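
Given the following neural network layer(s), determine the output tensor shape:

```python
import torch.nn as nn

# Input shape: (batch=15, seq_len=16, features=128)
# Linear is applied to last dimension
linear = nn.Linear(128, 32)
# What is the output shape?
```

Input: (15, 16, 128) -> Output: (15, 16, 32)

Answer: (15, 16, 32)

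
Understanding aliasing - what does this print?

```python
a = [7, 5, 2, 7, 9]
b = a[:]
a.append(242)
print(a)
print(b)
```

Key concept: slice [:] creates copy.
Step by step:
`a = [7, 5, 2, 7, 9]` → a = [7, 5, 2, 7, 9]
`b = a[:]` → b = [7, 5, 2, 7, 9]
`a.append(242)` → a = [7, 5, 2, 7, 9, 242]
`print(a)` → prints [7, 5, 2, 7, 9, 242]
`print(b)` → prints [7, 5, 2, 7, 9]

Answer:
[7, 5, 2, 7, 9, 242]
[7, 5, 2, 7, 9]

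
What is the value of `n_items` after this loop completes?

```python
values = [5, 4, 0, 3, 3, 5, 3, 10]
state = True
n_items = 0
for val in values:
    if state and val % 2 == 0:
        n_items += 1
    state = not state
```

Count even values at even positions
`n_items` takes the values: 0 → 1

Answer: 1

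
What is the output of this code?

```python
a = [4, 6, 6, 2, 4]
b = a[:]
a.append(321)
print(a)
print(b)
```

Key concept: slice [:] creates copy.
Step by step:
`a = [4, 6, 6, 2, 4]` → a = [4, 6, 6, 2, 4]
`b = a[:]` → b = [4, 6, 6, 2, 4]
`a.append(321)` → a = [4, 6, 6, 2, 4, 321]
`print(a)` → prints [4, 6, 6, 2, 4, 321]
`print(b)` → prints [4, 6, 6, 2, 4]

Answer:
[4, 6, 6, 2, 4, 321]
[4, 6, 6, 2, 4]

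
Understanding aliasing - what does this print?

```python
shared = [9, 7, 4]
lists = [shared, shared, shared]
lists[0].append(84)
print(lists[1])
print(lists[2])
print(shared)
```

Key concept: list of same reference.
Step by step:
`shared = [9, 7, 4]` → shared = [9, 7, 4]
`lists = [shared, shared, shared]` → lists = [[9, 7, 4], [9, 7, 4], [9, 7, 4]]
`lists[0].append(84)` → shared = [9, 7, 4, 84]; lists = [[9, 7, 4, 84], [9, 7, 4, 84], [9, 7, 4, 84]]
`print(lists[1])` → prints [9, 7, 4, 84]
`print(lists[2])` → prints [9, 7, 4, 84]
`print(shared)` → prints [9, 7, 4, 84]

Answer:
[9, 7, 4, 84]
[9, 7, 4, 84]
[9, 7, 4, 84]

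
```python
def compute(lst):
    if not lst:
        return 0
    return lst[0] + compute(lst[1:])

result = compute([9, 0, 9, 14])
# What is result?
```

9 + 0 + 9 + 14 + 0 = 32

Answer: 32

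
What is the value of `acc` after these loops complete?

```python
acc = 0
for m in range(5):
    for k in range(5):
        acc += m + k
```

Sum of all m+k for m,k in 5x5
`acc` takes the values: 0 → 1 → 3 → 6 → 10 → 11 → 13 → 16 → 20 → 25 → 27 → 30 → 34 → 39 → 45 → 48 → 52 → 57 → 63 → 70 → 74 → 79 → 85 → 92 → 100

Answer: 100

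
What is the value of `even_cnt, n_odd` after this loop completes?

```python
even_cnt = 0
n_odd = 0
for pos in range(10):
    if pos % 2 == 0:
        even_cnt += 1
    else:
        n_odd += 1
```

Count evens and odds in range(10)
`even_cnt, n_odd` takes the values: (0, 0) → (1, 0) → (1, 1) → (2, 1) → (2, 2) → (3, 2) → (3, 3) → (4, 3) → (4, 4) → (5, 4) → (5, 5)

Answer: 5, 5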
============
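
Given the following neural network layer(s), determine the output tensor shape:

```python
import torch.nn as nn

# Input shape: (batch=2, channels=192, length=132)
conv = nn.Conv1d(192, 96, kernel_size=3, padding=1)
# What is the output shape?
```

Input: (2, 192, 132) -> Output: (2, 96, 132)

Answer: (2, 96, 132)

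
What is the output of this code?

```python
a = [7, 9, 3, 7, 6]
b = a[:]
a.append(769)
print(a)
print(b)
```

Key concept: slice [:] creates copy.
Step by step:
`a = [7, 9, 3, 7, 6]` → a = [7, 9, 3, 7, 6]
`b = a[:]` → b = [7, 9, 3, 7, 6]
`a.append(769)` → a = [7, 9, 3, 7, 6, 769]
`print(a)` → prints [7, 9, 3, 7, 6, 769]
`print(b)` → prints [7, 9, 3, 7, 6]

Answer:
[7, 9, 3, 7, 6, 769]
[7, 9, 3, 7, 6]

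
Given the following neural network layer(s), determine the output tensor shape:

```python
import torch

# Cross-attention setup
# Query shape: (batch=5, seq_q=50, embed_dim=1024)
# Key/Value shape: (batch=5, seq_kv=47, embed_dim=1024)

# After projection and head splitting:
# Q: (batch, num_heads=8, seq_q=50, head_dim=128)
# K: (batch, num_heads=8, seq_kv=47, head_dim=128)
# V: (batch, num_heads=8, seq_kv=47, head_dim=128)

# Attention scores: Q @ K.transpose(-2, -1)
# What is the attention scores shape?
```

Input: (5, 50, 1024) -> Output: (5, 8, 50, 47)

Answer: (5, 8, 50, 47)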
============
- **Required work**
Which lines of the data contain "shape"? Copy them all.

- **Response area**
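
Given the following neural network layer(s), determine the output tensor shape:
# Input shape: (batch=15, seq_len=16, features=128)
# What is the output shape?
Given the following neural network layer(s), determine the output tensor shape:
# Input shape: (batch=2, channels=192, length=132)
# What is the output shape?
Given the following neural network layer(s), determine the output tensor shape:
# Query shape: (batch=5, seq_q=50, embed_dim=1024)
# Key/Value shape: (batch=5, seq_kv=47, embed_dim=1024)
# What is the attention scores shape?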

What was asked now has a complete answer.